*** Opening DATASET RECORDS ***

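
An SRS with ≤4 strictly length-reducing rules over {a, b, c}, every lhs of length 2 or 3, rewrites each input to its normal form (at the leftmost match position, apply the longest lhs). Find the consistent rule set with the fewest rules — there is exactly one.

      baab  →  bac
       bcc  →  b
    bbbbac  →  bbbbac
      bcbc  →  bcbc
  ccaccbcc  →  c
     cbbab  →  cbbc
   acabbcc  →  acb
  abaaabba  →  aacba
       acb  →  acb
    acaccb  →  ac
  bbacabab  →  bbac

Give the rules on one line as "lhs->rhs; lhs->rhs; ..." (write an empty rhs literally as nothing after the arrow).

ab->c; ca->a; cc->

  | baab => bac
  | bcc => b
  | bbbbac
  | bcbc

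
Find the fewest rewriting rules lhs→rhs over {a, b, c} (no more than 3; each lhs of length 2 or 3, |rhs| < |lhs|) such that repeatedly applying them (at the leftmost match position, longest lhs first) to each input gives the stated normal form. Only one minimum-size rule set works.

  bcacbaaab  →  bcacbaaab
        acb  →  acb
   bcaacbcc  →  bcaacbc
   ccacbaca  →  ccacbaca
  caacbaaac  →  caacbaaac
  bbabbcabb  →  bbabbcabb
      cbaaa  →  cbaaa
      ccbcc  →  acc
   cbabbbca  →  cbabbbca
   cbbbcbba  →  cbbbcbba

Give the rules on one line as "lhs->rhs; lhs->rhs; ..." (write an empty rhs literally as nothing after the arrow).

bcc->bc; ccb->a

  | bcacbaaab
  | acb
  | bcaacbcc => bcaacbc
  | ccacbaca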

*** Closing DATASET RECORDS ***

● **ACTIVITY**
Please print the records above exactly, leaving nothing out.

● **YOUR RESPONSE**
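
An SRS with ≤4 strictly length-reducing rules over {a, b, c}, every lhs of length 2 or 3, rewrites each input to its normal form (at the leftmost match position, apply the longest lhs). Find the consistent rule set with the fewest rules — there is exactly one.

      baab  →  bac
       bcc  →  b
    bbbbac  →  bbbbac
      bcbc  →  bcbc
  ccaccbcc  →  c
     cbbab  →  cbbc
   acabbcc  →  acb
  abaaabba  →  aacba
       acb  →  acb
    acaccb  →  ac
  bbacabab  →  bbac

Give the rules on one line as "lhs->rhs; lhs->rhs; ..." (write an empty rhs literally as nothing after the arrow).

ab->c; ca->a; cc->

  | baab => bac
  | bcc => b
  | bbbbac
  | bcbc

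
Find the fewest rewriting rules lhs→rhs over {a, b, c} (no more than 3; each lhs of length 2 or 3, |rhs| < |lhs|) such that repeatedly applying them (at the leftmost match position, longest lhs first) to each input gives the stated normal form. Only one minimum-size rule set works.

  bcacbaaab  →  bcacbaaab
        acb  →  acb
   bcaacbcc  →  bcaacbc
   ccacbaca  →  ccacbaca
  caacbaaac  →  caacbaaac
  bbabbcabb  →  bbabbcabb
      cbaaa  →  cbaaa
      ccbcc  →  acc
   cbabbbca  →  cbabbbca
   cbbbcbba  →  cbbbcbba

Give the rules on one line as "lhs->rhs; lhs->rhs; ..." (write an empty rhs literally as nothing after the arrow).

bcc->bc; ccb->a

  | bcacbaaab
  | acb
  | bcaacbcc => bcaacbc
  | ccacbaca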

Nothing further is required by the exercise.